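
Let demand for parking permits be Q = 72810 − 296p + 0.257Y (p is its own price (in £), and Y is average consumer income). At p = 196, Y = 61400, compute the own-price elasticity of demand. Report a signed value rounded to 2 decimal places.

-1.90

At the given values, Q = 72810 − 296(196) + 0.257(61400) = 30573.8.
∂Q/∂p = −296.
E = (-296) × (196/30573.8) = -1.8975…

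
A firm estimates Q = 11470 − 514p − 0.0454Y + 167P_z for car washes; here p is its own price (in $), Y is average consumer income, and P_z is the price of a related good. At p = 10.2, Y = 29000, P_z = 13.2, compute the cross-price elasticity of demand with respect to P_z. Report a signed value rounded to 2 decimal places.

0.31

At the given values, Q = 11470 − 514(10.2) − 0.0454(29000) + 167(13.2) = 7115.
∂Q/∂P_z = 167.
E = (167) × (13.2/7115) = 0.3098…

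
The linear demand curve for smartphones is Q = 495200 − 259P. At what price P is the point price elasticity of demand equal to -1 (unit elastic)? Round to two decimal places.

Ed = −259P/(495200 − 259P). Set this equal to -1:
259P = 1·(495200 − 259P) ⇒ 259P(1 + 1) = 1·495200
P = 1·495200 / (259·2) = 955.9845…

955.98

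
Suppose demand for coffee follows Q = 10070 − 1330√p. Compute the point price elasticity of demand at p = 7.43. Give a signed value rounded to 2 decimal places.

dQ/dp = −1330/(2√p) = -243.965. At p = 7.43, Q = 6444.68.
Ed = (dQ/dp)·(p/Q) = (-243.965) × (7.43/6444.68) = -0.2812…

-0.28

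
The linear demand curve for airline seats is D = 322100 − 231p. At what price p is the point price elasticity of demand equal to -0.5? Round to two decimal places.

464.79

Ed = −231p/(322100 − 231p). Set this equal to -0.5:
231p = 0.5·(322100 − 231p) ⇒ 231p(1 + 0.5) = 0.5·322100
p = 0.5·322100 / (231·1.5) = 464.7907…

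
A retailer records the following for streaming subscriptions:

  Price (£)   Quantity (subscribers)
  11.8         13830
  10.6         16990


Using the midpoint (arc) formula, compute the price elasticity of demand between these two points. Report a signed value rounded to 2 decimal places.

-1.91

%ΔQ = (16990 − 13830) / [(13830 + 16990)/2] = 3160/15410 = 0.205061…
%ΔP = (10.6 − 11.8) / [(11.8 + 10.6)/2] = -1.2/11.2 = -0.107142…
Arc Ed = %ΔQ / %ΔP = (3160/15410) / (-1.2/11.2) = -1.9139…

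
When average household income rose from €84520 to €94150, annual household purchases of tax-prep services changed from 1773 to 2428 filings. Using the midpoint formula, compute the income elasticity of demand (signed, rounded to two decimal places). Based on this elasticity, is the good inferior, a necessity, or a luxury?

%ΔQ = (2428 − 1773)/[( 1773 + 2428)/2] = 655/2100.5 = 0.311830…
%ΔIncome = (94150 − 84520)/[( 84520 + 94150)/2] = 9630/89335 = 0.107796…
E_income = (655/2100.5) / (9630/89335) = 2.8927…
E_income > 1 ⇒ normal good, luxury.

2.89; luxury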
# # # # #
## [Task to complete]
Starting at the line with "Using the midpoint (arc)", print each remaining line of the listing above exactly as it appears.

## [Solution to the problem]
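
Using the midpoint (arc) formula, compute the price elasticity of demand between these two points. Report a signed value rounded to 2 decimal places.

-1.91

%ΔQ = (16990 − 13830) / [(13830 + 16990)/2] = 3160/15410 = 0.205061…
%ΔP = (10.6 − 11.8) / [(11.8 + 10.6)/2] = -1.2/11.2 = -0.107142…
Arc Ed = %ΔQ / %ΔP = (3160/15410) / (-1.2/11.2) = -1.9139…

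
When average household income rose from €84520 to €94150, annual household purchases of tax-prep services changed from 1773 to 2428 filings. Using the midpoint formula, compute the income elasticity of demand (signed, rounded to two decimal places). Based on this elasticity, is the good inferior, a necessity, or a luxury?

%ΔQ = (2428 − 1773)/[( 1773 + 2428)/2] = 655/2100.5 = 0.311830…
%ΔIncome = (94150 − 84520)/[( 84520 + 94150)/2] = 9630/89335 = 0.107796…
E_income = (655/2100.5) / (9630/89335) = 2.8927…
E_income > 1 ⇒ normal good, luxury.

2.89; luxury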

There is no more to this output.